### SUPPLIED MATERIAL
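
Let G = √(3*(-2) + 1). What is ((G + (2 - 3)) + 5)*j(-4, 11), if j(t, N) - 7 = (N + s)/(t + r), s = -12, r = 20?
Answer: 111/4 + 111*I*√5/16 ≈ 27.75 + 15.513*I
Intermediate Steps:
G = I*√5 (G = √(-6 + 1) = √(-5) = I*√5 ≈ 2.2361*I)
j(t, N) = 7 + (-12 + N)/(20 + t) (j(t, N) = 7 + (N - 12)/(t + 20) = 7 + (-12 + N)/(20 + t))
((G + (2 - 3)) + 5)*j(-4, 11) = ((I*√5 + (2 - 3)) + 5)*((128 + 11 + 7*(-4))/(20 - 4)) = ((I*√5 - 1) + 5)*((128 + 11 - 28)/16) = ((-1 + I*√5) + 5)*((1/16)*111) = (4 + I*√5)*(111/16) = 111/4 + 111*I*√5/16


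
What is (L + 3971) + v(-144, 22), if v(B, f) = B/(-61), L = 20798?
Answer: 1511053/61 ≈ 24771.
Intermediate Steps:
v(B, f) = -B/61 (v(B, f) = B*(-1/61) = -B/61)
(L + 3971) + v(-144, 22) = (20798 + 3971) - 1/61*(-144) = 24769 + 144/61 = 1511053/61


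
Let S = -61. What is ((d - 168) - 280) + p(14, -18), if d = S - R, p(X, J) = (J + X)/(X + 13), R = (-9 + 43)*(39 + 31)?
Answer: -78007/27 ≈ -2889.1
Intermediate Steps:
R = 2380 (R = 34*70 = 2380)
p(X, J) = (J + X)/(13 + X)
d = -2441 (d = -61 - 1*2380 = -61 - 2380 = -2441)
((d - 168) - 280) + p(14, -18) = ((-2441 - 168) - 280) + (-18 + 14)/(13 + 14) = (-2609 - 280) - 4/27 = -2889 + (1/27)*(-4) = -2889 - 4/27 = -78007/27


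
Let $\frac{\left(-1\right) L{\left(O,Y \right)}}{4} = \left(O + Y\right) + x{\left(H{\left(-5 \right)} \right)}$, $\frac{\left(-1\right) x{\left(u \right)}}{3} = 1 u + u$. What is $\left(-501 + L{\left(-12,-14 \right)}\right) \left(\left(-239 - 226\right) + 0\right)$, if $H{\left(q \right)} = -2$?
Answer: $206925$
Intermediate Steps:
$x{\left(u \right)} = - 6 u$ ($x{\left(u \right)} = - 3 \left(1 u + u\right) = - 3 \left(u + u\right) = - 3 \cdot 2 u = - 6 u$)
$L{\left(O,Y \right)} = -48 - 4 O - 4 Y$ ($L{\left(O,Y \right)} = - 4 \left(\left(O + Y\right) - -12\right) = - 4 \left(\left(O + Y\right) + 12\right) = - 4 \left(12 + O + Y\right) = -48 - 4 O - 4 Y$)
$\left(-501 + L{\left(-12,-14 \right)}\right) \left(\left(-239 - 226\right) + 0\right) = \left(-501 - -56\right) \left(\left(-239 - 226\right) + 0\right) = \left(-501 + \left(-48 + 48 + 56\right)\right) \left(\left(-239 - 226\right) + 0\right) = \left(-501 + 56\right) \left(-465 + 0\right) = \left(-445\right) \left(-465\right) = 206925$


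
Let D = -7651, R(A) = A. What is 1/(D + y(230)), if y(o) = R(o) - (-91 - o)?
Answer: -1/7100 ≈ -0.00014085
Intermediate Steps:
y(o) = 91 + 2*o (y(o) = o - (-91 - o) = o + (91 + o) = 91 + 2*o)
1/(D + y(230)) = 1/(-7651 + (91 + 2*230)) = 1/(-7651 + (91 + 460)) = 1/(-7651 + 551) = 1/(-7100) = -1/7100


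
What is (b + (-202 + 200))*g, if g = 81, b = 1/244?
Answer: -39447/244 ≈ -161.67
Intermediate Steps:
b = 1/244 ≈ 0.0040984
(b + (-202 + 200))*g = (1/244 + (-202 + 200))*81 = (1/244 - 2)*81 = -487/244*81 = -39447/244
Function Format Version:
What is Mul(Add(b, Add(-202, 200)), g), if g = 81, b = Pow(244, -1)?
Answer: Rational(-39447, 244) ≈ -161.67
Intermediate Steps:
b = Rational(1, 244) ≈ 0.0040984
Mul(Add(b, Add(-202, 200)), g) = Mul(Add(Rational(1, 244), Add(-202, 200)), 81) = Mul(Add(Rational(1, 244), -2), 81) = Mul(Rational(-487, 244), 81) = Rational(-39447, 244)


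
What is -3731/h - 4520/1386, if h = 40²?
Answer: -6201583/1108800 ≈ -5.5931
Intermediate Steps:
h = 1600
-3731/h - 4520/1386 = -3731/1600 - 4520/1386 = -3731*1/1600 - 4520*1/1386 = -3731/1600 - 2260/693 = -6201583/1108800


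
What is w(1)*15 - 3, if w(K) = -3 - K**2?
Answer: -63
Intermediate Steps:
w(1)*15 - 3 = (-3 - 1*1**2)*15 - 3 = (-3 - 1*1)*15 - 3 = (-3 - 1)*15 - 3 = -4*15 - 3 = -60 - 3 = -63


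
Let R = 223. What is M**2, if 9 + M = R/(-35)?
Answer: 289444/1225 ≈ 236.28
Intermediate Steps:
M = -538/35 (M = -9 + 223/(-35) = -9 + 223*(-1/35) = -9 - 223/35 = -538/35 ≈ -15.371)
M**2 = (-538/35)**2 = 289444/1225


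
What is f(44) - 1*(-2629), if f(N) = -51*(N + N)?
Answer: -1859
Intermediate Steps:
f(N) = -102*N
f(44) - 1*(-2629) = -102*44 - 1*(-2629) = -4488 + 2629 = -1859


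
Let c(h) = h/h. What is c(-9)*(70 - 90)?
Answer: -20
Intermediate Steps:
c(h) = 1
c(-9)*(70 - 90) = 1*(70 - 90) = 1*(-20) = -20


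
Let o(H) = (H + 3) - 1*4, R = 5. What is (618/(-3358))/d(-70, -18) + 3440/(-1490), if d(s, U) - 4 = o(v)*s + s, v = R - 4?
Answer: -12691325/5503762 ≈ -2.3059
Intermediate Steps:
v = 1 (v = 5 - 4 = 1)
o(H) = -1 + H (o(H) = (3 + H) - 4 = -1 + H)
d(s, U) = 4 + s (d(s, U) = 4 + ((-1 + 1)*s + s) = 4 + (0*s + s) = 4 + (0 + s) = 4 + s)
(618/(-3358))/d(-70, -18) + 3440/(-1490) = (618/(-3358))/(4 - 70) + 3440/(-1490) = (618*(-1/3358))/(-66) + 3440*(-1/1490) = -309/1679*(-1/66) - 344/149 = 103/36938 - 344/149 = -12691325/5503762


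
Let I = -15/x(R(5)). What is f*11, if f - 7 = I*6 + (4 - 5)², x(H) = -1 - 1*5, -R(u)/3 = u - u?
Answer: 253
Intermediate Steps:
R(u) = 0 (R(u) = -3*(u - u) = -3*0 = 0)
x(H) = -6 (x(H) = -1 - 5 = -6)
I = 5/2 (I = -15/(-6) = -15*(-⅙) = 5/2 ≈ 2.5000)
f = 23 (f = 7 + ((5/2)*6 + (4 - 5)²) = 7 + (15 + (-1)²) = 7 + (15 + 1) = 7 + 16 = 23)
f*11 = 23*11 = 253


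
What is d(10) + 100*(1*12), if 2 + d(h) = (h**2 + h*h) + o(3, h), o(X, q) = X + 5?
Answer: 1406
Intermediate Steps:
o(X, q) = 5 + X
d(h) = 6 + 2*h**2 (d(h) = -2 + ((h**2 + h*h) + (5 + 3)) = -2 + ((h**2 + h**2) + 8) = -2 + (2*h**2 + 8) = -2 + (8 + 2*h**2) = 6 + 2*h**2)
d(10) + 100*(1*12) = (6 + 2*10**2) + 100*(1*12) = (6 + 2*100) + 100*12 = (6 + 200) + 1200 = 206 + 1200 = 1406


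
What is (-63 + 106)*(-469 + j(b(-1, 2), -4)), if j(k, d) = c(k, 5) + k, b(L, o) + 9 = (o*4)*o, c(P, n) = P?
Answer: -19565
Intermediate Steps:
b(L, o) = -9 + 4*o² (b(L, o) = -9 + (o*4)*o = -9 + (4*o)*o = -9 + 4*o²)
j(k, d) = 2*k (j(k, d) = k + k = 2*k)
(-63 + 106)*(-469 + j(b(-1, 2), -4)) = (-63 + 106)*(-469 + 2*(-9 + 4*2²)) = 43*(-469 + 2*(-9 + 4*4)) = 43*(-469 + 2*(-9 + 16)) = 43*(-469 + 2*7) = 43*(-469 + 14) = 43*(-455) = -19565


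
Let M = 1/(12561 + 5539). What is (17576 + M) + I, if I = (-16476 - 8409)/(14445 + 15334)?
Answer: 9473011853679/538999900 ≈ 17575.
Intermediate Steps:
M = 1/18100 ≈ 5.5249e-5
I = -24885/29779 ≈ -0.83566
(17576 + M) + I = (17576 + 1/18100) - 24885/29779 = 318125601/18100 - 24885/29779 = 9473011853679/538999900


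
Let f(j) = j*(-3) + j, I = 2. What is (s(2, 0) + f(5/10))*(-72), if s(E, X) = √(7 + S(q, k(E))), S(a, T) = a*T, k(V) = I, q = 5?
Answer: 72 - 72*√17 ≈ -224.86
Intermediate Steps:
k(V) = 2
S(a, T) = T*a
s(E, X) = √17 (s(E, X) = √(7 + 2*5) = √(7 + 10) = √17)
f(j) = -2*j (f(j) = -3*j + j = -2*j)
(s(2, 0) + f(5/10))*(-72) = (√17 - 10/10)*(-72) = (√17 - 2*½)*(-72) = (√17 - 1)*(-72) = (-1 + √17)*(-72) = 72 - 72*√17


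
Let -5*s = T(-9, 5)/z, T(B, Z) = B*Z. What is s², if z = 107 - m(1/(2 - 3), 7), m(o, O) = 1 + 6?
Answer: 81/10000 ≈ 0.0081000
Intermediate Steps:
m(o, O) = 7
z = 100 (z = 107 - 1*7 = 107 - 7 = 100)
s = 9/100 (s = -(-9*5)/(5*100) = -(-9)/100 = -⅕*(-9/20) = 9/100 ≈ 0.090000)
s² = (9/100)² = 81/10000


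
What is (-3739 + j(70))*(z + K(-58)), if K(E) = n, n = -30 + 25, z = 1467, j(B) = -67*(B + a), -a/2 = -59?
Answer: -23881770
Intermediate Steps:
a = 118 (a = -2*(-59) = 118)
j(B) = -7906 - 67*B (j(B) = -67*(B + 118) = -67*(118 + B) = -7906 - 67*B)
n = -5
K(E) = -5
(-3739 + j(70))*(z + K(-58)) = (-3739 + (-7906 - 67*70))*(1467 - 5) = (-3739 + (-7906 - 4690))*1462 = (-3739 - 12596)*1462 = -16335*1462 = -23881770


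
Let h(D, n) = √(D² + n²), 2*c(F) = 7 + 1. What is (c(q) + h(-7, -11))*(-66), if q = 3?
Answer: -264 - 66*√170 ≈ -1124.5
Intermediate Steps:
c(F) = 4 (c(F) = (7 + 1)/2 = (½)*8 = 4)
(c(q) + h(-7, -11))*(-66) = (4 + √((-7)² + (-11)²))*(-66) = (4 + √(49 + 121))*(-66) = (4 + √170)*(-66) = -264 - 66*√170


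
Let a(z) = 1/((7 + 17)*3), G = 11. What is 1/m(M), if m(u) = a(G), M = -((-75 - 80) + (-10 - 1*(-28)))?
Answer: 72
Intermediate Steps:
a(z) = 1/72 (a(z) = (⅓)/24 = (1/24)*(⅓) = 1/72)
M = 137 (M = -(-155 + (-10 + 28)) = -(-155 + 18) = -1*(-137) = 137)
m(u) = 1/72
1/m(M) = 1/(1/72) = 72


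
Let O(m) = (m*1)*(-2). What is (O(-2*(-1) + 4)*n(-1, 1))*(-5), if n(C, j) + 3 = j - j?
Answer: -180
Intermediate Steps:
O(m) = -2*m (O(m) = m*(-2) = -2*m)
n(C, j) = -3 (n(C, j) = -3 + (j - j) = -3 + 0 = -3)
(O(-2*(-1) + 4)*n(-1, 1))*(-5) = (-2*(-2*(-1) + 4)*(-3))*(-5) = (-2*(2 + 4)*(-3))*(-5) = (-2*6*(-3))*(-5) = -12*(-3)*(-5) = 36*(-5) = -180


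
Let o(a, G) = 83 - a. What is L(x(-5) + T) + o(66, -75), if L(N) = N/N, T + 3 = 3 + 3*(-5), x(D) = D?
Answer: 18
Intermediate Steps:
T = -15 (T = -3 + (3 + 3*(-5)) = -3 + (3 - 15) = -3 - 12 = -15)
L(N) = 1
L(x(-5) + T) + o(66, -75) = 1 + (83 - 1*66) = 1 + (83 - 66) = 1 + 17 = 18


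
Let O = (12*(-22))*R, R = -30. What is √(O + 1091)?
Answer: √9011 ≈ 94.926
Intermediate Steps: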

### WHAT THE TASK ASKS
Take the entries above and return only the lines from the one with "Answer: -23881770" to the one with "Answer: -180", both included, unchanged.

### WORKED SOLUTION
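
Answer: -23881770
Intermediate Steps:
a = 118 (a = -2*(-59) = 118)
j(B) = -7906 - 67*B (j(B) = -67*(B + 118) = -67*(118 + B) = -7906 - 67*B)
n = -5
K(E) = -5
(-3739 + j(70))*(z + K(-58)) = (-3739 + (-7906 - 67*70))*(1467 - 5) = (-3739 + (-7906 - 4690))*1462 = (-3739 - 12596)*1462 = -16335*1462 = -23881770


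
Let h(D, n) = √(D² + n²), 2*c(F) = 7 + 1. What is (c(q) + h(-7, -11))*(-66), if q = 3?
Answer: -264 - 66*√170 ≈ -1124.5
Intermediate Steps:
c(F) = 4 (c(F) = (7 + 1)/2 = (½)*8 = 4)
(c(q) + h(-7, -11))*(-66) = (4 + √((-7)² + (-11)²))*(-66) = (4 + √(49 + 121))*(-66) = (4 + √170)*(-66) = -264 - 66*√170


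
Let a(z) = 1/((7 + 17)*3), G = 11. What is 1/m(M), if m(u) = a(G), M = -((-75 - 80) + (-10 - 1*(-28)))?
Answer: 72
Intermediate Steps:
a(z) = 1/72 (a(z) = (⅓)/24 = (1/24)*(⅓) = 1/72)
M = 137 (M = -(-155 + (-10 + 28)) = -(-155 + 18) = -1*(-137) = 137)
m(u) = 1/72
1/m(M) = 1/(1/72) = 72


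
Let O(m) = (m*1)*(-2). What is (O(-2*(-1) + 4)*n(-1, 1))*(-5), if n(C, j) + 3 = j - j?
Answer: -180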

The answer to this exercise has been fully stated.